-- Records for the exercise follows --
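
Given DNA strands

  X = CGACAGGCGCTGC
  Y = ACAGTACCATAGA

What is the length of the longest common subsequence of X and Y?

8

One common subsequence of length 8: A (X #3, Y #1), then C (X #4, Y #2), then A (X #5, Y #3), then G (X #6, Y #4), then C (X #8, Y #7), then C (X #10, Y #8), then T (X #11, Y #10), then G (X #12, Y #12). dp[13][13] = 8 confirms this is the maximum.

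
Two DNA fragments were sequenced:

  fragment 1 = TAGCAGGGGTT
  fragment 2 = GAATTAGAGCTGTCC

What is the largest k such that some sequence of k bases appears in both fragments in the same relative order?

Match T (fragment 1 #1, fragment 2 #5) → A (fragment 1 #2, fragment 2 #6) → G (fragment 1 #3, fragment 2 #7) → A (fragment 1 #5, fragment 2 #8) → G (fragment 1 #6, fragment 2 #9) → G (fragment 1 #9, fragment 2 #12) → T (fragment 1 #10, fragment 2 #13) — 7 bases in the same relative order in both, and the DP table's final entry dp[11][15] is also 7, so no common subsequence is longer.

7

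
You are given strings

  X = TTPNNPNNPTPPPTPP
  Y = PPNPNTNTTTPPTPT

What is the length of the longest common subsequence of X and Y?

Taking P (X #3, Y #2) → N (X #5, Y #3) → P (X #6, Y #4) → N (X #7, Y #5) → N (X #8, Y #7) → T (X #10, Y #10) → P (X #11, Y #11) → P (X #12, Y #12) → P (X #13, Y #14) → T (X #14, Y #15) gives a common subsequence of length 10. dp[16][15] = 10 confirms this is the maximum.

10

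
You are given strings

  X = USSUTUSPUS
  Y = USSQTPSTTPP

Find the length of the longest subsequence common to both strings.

Let dp[i][j] be the LCS length of the first i characters of X and the first j characters of Y. dp[i][j] = dp[i-1][j-1]+1 when the i-th and j-th characters match, else max(dp[i-1][j], dp[i][j-1]).
    ·  U  S  S  Q  T  P  S  T  T  P  P
 ·  0  0  0  0  0  0  0  0  0  0  0  0
 U  0  1  1  1  1  1  1  1  1  1  1  1
 S  0  1  2  2  2  2  2  2  2  2  2  2
 S  0  1  2  3  3  3  3  3  3  3  3  3
 U  0  1  2  3  3  3  3  3  3  3  3  3
 T  0  1  2  3  3  4  4  4  4  4  4  4
 U  0  1  2  3  3  4  4  4  4  4  4  4
 S  0  1  2  3  3  4  4  5  5  5  5  5
 P  0  1  2  3  3  4  5  5  5  5  6  6
 U  0  1  2  3  3  4  5  5  5  5  6  6
 S  0  1  2  3  3  4  5  6  6  6  6  6
dp[10][11] = 6. One LCS (by backtracking along matches): USSTSP.

6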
-- Records for the exercise concluded --
# Exercise details
Reproduce the data in its entirety, matching each character.

# Response area
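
Given DNA strands

  X = CGACAGGCGCTGC
  Y = ACAGTACCATAGA

What is the length of the longest common subsequence of X and Y?

8

One common subsequence of length 8: A (X #3, Y #1), then C (X #4, Y #2), then A (X #5, Y #3), then G (X #6, Y #4), then C (X #8, Y #7), then C (X #10, Y #8), then T (X #11, Y #10), then G (X #12, Y #12). dp[13][13] = 8 confirms this is the maximum.

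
Two DNA fragments were sequenced:

  fragment 1 = TAGCAGGGGTT
  fragment 2 = GAATTAGAGCTGTCC

What is the largest k such that some sequence of k bases appears in both fragments in the same relative order?

Match T (fragment 1 #1, fragment 2 #5) → A (fragment 1 #2, fragment 2 #6) → G (fragment 1 #3, fragment 2 #7) → A (fragment 1 #5, fragment 2 #8) → G (fragment 1 #6, fragment 2 #9) → G (fragment 1 #9, fragment 2 #12) → T (fragment 1 #10, fragment 2 #13) — 7 bases in the same relative order in both, and the DP table's final entry dp[11][15] is also 7, so no common subsequence is longer.

7

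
You are given strings

  X = TTPNNPNNPTPPPTPP
  Y = PPNPNTNTTTPPTPT

What is the length of the longest common subsequence of X and Y?

Taking P (X #3, Y #2) → N (X #5, Y #3) → P (X #6, Y #4) → N (X #7, Y #5) → N (X #8, Y #7) → T (X #10, Y #10) → P (X #11, Y #11) → P (X #12, Y #12) → P (X #13, Y #14) → T (X #14, Y #15) gives a common subsequence of length 10. dp[16][15] = 10 confirms this is the maximum.

10

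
You are given strings

  X = USSUTUSPUS
  Y = USSQTPSTTPP

Find the length of the longest subsequence common to both strings.

Let dp[i][j] be the LCS length of the first i characters of X and the first j characters of Y. dp[i][j] = dp[i-1][j-1]+1 when the i-th and j-th characters match, else max(dp[i-1][j], dp[i][j-1]).
    ·  U  S  S  Q  T  P  S  T  T  P  P
 ·  0  0  0  0  0  0  0  0  0  0  0  0
 U  0  1  1  1  1  1  1  1  1  1  1  1
 S  0  1  2  2  2  2  2  2  2  2  2  2
 S  0  1  2  3  3  3  3  3  3  3  3  3
 U  0  1  2  3  3  3  3  3  3  3  3  3
 T  0  1  2  3  3  4  4  4  4  4  4  4
 U  0  1  2  3  3  4  4  4  4  4  4  4
 S  0  1  2  3  3  4  4  5  5  5  5  5
 P  0  1  2  3  3  4  5  5  5  5  6  6
 U  0  1  2  3  3  4  5  5  5  5  6  6
 S  0  1  2  3  3  4  5  6  6  6  6  6
dp[10][11] = 6. One LCS (by backtracking along matches): USSTSP.

6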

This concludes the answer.